■ Directions:
From the line that includes "Let H(f, t)" down to the final line of the data below, copy every line exactly and leave the rest out.

■ Material for the task:
§

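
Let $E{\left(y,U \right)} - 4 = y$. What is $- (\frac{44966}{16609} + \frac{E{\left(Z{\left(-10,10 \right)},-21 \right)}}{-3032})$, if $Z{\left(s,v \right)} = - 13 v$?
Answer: $- \frac{69214823}{25179244} \approx -2.7489$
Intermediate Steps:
$E{\left(y,U \right)} = 4 + y$
$- (\frac{44966}{16609} + \frac{E{\left(Z{\left(-10,10 \right)},-21 \right)}}{-3032}) = - (\frac{44966}{16609} + \frac{4 - 130}{-3032}) = - (44966 \cdot \frac{1}{16609} + \left(4 - 130\right) \left(- \frac{1}{3032}\right)) = - (\frac{44966}{16609} - - \frac{63}{1516}) = - (\frac{44966}{16609} + \frac{63}{1516}) = \left(-1\right) \frac{69214823}{25179244} = - \frac{69214823}{25179244}$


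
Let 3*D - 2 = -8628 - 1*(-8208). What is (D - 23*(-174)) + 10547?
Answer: 43229/3 ≈ 14410.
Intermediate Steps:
D = -418/3 (D = ⅔ + (-8628 - 1*(-8208))/3 = ⅔ + (-8628 + 8208)/3 = ⅔ + (⅓)*(-420) = ⅔ - 140 = -418/3 ≈ -139.33)
(D - 23*(-174)) + 10547 = (-418/3 - 23*(-174)) + 10547 = (-418/3 + 4002) + 10547 = 11588/3 + 10547 = 43229/3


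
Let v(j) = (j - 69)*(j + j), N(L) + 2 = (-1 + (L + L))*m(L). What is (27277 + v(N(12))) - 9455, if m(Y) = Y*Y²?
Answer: 3153386554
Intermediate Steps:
m(Y) = Y³
N(L) = -2 + L³*(-1 + 2*L) (N(L) = -2 + (-1 + (L + L))*L³ = -2 + (-1 + 2*L)*L³ = -2 + L³*(-1 + 2*L))
v(j) = 2*j*(-69 + j) (v(j) = (-69 + j)*(2*j) = 2*j*(-69 + j))
(27277 + v(N(12))) - 9455 = (27277 + 2*(-2 - 1*12³ + 2*12⁴)*(-69 + (-2 - 1*12³ + 2*12⁴))) - 9455 = (27277 + 2*(-2 - 1*1728 + 2*20736)*(-69 + (-2 - 1*1728 + 2*20736))) - 9455 = (27277 + 2*(-2 - 1728 + 41472)*(-69 + (-2 - 1728 + 41472))) - 9455 = (27277 + 2*39742*(-69 + 39742)) - 9455 = (27277 + 2*39742*39673) - 9455 = (27277 + 3153368732) - 9455 = 3153396009 - 9455 = 3153386554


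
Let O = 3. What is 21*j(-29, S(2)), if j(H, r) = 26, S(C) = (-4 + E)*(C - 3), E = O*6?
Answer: 546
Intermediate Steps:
E = 18 (E = 3*6 = 18)
S(C) = -42 + 14*C (S(C) = (-4 + 18)*(C - 3) = 14*(-3 + C) = -42 + 14*C)
21*j(-29, S(2)) = 21*26 = 546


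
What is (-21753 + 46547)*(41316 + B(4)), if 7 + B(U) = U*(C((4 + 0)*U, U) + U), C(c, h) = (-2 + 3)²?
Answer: 1024711226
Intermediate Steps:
C(c, h) = 1 (C(c, h) = 1² = 1)
B(U) = -7 + U*(1 + U)
(-21753 + 46547)*(41316 + B(4)) = (-21753 + 46547)*(41316 + (-7 + 4 + 4²)) = 24794*(41316 + (-7 + 4 + 16)) = 24794*(41316 + 13) = 24794*41329 = 1024711226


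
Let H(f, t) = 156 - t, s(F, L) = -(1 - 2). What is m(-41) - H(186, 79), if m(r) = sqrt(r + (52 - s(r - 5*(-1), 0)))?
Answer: -77 + sqrt(10) ≈ -73.838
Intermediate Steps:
s(F, L) = 1 (s(F, L) = -1*(-1) = 1)
m(r) = sqrt(51 + r) (m(r) = sqrt(r + (52 - 1*1)) = sqrt(r + (52 - 1)) = sqrt(r + 51) = sqrt(51 + r))
m(-41) - H(186, 79) = sqrt(51 - 41) - (156 - 1*79) = sqrt(10) - (156 - 79) = sqrt(10) - 1*77 = sqrt(10) - 77 = -77 + sqrt(10)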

§

■ Answer box:
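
Let H(f, t) = 156 - t, s(F, L) = -(1 - 2). What is m(-41) - H(186, 79), if m(r) = sqrt(r + (52 - s(r - 5*(-1), 0)))?
Answer: -77 + sqrt(10) ≈ -73.838
Intermediate Steps:
s(F, L) = 1 (s(F, L) = -1*(-1) = 1)
m(r) = sqrt(51 + r) (m(r) = sqrt(r + (52 - 1*1)) = sqrt(r + (52 - 1)) = sqrt(r + 51) = sqrt(51 + r))
m(-41) - H(186, 79) = sqrt(51 - 41) - (156 - 1*79) = sqrt(10) - (156 - 79) = sqrt(10) - 1*77 = sqrt(10) - 77 = -77 + sqrt(10)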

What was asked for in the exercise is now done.